For each line below with the word "approx", write out a copy.
#####
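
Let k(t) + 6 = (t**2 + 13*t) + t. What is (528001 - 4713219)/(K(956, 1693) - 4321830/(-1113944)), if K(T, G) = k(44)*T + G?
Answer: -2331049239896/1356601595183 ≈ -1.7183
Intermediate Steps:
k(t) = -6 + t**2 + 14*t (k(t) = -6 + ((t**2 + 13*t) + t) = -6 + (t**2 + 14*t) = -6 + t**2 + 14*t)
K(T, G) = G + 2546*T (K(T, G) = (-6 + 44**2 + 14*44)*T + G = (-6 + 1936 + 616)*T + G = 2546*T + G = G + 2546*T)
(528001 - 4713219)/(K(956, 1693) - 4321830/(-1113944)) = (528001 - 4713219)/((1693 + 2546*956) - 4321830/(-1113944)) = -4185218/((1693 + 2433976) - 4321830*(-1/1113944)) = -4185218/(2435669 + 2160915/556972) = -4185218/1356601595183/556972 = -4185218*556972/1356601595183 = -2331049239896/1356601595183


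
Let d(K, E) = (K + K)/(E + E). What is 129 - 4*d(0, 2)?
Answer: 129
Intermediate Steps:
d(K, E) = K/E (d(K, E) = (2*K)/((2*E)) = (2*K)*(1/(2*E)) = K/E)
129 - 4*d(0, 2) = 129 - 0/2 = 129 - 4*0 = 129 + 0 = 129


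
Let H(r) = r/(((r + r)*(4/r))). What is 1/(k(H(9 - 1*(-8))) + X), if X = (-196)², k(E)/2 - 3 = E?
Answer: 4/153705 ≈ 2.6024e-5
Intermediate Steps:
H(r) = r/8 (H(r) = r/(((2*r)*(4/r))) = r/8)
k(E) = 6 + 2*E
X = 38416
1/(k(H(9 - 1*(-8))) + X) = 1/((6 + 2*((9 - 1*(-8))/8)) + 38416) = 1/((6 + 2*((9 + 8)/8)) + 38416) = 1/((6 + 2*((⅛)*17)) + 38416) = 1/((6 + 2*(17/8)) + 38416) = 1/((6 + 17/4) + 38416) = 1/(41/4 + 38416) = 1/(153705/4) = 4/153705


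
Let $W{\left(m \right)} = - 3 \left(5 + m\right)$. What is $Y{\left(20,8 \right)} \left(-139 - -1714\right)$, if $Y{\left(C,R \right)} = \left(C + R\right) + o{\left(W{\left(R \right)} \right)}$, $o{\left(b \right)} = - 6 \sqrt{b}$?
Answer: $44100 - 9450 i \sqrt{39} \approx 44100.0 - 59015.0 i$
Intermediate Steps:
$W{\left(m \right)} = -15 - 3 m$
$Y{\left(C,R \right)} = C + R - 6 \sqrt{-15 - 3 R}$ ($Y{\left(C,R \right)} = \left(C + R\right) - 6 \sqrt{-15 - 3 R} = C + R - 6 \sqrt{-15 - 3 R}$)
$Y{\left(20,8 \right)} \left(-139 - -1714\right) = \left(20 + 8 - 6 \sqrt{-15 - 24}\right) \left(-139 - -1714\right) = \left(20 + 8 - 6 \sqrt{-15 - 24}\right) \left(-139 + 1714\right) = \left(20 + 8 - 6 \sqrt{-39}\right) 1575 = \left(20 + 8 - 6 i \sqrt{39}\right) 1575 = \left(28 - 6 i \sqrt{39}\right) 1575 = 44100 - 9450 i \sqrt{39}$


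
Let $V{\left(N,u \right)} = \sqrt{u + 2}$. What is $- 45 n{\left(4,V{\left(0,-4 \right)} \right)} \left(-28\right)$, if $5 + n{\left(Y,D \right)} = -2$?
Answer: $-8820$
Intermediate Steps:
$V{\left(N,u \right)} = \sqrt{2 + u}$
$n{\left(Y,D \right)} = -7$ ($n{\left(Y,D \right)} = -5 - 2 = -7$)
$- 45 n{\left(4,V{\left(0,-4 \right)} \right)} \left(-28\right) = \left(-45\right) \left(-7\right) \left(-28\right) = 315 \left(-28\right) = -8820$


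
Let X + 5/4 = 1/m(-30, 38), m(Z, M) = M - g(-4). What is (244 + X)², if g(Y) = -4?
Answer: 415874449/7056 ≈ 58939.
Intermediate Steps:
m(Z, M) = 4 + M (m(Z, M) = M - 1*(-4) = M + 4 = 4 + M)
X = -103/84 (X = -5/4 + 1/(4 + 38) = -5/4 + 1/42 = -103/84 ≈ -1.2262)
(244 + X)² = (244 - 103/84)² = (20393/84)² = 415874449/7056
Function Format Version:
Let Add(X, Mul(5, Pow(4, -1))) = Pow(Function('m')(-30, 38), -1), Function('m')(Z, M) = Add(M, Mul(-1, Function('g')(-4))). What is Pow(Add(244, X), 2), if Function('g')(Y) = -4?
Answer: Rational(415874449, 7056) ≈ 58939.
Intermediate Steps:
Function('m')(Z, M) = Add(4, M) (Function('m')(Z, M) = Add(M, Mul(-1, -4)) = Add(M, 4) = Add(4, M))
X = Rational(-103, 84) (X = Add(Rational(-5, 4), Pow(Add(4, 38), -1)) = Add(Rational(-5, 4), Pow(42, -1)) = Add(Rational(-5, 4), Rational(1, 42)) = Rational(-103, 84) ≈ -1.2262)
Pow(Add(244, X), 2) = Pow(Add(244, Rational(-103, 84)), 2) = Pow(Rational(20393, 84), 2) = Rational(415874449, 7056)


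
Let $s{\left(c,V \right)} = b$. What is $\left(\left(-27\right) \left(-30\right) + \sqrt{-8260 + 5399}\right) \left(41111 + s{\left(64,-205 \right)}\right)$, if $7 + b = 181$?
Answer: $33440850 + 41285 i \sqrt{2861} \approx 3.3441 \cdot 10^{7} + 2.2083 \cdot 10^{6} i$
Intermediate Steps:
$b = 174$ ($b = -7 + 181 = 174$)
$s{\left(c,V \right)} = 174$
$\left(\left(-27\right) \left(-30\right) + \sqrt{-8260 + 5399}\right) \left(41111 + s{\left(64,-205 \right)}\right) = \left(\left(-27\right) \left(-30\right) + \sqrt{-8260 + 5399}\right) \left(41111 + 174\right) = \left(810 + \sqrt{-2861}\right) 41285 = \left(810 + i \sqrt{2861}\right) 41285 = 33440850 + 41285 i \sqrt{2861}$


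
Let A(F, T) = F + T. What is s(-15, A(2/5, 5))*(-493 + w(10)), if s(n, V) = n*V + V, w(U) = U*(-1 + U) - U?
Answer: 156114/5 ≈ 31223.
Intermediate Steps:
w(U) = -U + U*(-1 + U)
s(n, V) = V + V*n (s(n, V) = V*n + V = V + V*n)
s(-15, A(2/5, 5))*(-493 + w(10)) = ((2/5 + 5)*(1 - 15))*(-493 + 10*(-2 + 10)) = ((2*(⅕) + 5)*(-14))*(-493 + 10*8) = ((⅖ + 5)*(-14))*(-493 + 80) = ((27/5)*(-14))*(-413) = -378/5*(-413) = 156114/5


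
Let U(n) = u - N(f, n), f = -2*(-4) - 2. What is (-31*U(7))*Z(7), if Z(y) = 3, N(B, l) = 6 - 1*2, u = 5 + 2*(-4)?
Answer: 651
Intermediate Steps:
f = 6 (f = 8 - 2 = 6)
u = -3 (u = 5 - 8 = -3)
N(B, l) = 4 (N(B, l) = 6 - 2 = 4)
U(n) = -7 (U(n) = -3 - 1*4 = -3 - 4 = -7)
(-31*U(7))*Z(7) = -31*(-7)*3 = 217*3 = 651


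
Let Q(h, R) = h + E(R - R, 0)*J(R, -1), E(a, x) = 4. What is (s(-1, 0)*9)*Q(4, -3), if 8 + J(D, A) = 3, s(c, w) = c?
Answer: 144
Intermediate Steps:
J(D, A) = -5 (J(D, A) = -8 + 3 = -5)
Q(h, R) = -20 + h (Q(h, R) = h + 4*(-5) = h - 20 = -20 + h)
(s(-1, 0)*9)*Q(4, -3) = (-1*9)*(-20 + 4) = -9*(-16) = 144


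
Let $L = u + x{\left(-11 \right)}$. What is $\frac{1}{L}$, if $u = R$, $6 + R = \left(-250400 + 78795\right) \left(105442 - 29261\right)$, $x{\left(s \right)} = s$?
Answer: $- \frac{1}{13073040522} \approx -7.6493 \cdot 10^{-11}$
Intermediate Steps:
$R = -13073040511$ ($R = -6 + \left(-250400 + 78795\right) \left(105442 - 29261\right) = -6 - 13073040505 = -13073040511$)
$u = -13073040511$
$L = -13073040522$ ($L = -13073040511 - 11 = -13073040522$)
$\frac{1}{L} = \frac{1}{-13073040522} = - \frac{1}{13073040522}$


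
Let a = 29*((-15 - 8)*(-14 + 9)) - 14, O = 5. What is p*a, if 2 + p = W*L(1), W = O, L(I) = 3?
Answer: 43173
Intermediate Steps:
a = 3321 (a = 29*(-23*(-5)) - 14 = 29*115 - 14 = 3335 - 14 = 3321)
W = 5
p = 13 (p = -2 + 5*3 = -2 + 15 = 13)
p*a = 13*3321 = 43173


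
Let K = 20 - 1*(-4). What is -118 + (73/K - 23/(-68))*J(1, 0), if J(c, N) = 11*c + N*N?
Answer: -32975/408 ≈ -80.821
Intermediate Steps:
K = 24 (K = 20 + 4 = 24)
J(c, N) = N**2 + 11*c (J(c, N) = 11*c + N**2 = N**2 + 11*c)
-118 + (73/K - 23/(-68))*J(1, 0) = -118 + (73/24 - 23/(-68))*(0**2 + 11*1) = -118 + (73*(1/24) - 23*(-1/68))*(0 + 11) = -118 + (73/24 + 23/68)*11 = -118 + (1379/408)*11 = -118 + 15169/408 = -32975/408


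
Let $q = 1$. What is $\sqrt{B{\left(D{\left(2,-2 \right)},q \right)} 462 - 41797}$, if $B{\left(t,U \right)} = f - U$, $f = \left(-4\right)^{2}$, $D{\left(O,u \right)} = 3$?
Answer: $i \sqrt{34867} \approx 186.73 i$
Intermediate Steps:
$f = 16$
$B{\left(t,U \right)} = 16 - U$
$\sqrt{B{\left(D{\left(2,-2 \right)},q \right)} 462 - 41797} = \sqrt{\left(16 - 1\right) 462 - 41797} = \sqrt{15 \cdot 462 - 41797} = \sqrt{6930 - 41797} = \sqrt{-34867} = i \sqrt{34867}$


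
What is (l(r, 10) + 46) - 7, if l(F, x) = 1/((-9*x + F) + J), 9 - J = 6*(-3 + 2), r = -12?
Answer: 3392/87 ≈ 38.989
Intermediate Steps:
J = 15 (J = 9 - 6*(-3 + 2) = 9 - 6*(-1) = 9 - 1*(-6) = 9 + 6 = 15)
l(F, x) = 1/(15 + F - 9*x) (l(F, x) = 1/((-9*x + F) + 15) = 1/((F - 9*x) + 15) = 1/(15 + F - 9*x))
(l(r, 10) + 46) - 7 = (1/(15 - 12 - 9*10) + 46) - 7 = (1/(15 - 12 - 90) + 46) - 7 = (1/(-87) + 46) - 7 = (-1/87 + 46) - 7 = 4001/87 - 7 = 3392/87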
#####
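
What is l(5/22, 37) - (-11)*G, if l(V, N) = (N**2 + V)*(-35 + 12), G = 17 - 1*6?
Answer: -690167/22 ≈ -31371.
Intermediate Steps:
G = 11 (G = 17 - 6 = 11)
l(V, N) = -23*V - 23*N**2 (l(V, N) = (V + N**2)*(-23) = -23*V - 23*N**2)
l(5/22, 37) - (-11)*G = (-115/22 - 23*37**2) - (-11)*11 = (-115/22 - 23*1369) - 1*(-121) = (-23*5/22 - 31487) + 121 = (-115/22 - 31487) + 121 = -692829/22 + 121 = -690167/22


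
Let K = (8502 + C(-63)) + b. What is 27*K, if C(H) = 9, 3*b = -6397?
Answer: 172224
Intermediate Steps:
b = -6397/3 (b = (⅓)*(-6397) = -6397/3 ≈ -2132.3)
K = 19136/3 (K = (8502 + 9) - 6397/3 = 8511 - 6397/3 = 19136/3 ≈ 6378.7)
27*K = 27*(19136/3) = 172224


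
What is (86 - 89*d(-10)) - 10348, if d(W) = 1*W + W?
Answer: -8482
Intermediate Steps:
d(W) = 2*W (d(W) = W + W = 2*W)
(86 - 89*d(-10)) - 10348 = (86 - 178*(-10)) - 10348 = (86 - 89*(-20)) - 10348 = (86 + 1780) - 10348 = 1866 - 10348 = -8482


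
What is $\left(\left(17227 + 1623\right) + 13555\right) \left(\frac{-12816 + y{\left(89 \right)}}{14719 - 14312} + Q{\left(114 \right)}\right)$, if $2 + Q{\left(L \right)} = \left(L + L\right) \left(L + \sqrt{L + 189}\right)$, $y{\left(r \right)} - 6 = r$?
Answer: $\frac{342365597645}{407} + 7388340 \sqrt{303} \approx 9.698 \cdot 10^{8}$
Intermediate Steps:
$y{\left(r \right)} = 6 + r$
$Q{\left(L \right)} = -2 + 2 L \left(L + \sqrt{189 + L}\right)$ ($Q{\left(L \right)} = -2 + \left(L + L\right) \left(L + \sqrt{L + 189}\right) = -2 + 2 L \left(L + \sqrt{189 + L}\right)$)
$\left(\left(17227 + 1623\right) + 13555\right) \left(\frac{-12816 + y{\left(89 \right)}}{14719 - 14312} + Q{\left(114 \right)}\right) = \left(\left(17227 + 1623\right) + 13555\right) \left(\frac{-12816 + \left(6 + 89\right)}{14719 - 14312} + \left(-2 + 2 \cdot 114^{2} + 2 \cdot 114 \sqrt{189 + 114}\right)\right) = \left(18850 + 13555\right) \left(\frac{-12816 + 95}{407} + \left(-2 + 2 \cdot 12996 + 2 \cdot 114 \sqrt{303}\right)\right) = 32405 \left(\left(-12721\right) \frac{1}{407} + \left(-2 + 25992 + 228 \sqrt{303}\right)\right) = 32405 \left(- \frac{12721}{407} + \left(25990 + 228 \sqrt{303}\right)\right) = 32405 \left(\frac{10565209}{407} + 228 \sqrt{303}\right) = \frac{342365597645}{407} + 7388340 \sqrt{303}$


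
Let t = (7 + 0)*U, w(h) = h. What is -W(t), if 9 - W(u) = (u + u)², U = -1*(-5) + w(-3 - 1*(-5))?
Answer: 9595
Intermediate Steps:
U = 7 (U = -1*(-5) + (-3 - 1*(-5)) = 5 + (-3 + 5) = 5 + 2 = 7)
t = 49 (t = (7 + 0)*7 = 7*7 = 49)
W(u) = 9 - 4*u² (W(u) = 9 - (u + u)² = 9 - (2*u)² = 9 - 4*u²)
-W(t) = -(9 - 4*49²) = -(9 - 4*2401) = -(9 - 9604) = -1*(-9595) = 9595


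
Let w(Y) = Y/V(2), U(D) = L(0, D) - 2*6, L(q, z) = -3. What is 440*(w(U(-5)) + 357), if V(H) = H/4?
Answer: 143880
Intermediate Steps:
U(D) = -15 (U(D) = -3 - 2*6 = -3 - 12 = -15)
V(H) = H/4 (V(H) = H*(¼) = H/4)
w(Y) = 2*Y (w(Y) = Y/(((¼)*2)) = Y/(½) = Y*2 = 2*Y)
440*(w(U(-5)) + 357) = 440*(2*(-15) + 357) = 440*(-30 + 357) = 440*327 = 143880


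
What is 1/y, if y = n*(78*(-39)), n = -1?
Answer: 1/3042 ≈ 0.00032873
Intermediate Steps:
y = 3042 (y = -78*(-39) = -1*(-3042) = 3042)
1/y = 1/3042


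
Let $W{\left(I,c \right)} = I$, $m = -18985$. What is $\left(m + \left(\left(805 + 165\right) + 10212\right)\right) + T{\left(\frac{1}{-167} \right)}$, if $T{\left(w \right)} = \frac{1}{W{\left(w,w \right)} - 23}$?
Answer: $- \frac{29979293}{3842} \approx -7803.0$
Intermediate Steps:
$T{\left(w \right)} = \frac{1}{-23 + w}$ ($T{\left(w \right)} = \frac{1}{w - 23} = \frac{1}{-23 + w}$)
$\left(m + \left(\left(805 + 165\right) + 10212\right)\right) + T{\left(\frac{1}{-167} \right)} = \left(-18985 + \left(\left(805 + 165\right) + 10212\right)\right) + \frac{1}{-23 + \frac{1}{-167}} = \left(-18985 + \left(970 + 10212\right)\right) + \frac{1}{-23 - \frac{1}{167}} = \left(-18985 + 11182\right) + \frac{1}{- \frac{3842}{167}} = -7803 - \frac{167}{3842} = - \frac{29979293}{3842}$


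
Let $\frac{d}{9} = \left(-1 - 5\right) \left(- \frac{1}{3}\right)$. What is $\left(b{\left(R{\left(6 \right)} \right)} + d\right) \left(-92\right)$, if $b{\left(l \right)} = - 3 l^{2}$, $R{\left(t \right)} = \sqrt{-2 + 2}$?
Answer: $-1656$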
#####
• _OUTPUT FOR THIS TASK_:
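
Answer: $44100 - 9450 i \sqrt{39} \approx 44100.0 - 59015.0 i$
Answer: $33440850 + 41285 i \sqrt{2861} \approx 3.3441 \cdot 10^{7} + 2.2083 \cdot 10^{6} i$
Answer: $- \frac{1}{13073040522} \approx -7.6493 \cdot 10^{-11}$
Answer: $i \sqrt{34867} \approx 186.73 i$
Answer: $\frac{342365597645}{407} + 7388340 \sqrt{303} \approx 9.698 \cdot 10^{8}$
Answer: $- \frac{29979293}{3842} \approx -7803.0$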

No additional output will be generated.